● **ENTRIES SUPPLIED**:
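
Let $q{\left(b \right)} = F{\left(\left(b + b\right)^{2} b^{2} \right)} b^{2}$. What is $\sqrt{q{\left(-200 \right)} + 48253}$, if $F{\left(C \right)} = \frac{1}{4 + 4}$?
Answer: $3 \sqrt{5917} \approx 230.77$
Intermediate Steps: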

...

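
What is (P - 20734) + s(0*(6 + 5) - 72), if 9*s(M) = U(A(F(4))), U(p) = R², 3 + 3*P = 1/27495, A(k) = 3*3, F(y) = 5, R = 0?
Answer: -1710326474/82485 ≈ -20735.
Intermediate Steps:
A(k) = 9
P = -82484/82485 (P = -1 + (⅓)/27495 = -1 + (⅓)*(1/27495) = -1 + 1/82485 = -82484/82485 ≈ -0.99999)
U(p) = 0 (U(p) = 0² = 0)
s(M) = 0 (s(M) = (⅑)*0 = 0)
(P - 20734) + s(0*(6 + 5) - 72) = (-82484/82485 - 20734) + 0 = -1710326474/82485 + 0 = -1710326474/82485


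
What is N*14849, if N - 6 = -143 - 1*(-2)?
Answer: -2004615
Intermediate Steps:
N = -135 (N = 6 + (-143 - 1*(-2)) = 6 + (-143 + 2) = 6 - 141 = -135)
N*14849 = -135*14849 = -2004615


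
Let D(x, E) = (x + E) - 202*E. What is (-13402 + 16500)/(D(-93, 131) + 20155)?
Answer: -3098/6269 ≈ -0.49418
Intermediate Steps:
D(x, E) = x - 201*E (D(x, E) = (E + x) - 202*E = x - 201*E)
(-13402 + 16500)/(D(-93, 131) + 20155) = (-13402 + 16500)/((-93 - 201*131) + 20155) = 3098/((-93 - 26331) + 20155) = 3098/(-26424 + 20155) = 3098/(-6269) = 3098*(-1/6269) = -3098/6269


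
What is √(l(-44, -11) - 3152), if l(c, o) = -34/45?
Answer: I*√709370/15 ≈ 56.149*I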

---

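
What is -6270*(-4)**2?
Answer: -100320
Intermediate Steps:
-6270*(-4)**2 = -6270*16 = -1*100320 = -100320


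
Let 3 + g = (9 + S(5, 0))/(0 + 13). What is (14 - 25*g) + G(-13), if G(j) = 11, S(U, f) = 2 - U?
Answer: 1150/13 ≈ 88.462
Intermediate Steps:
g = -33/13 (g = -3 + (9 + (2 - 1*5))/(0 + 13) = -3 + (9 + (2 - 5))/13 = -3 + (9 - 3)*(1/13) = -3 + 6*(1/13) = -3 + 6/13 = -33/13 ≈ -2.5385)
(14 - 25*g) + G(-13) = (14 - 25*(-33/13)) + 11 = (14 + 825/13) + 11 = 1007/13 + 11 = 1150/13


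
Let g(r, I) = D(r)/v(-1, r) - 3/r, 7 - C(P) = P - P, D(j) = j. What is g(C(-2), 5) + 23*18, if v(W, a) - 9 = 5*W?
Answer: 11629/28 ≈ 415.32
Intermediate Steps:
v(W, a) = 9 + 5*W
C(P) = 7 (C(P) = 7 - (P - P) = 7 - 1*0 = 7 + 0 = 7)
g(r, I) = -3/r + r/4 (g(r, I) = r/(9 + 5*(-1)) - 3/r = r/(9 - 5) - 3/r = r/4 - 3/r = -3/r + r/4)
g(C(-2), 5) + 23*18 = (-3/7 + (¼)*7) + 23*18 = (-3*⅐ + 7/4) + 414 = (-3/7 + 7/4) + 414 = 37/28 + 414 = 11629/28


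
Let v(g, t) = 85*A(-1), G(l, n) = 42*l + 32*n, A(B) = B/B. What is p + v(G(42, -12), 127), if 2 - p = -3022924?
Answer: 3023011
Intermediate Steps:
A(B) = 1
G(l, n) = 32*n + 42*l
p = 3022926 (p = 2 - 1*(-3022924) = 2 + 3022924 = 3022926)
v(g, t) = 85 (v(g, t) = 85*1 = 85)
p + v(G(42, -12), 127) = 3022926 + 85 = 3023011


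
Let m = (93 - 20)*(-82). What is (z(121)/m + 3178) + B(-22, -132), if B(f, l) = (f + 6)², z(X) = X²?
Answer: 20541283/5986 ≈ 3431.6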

● **THE PROBLEM**: Which lines above hold the string "Answer"? Copy each of them.

● **RESPONSE BELOW**:
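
Answer: $3 \sqrt{5917} \approx 230.77$
Answer: -1710326474/82485 ≈ -20735.
Answer: -2004615
Answer: -3098/6269 ≈ -0.49418
Answer: I*√709370/15 ≈ 56.149*I
Answer: -100320
Answer: 1150/13 ≈ 88.462
Answer: 11629/28 ≈ 415.32
Answer: 3023011
Answer: 20541283/5986 ≈ 3431.6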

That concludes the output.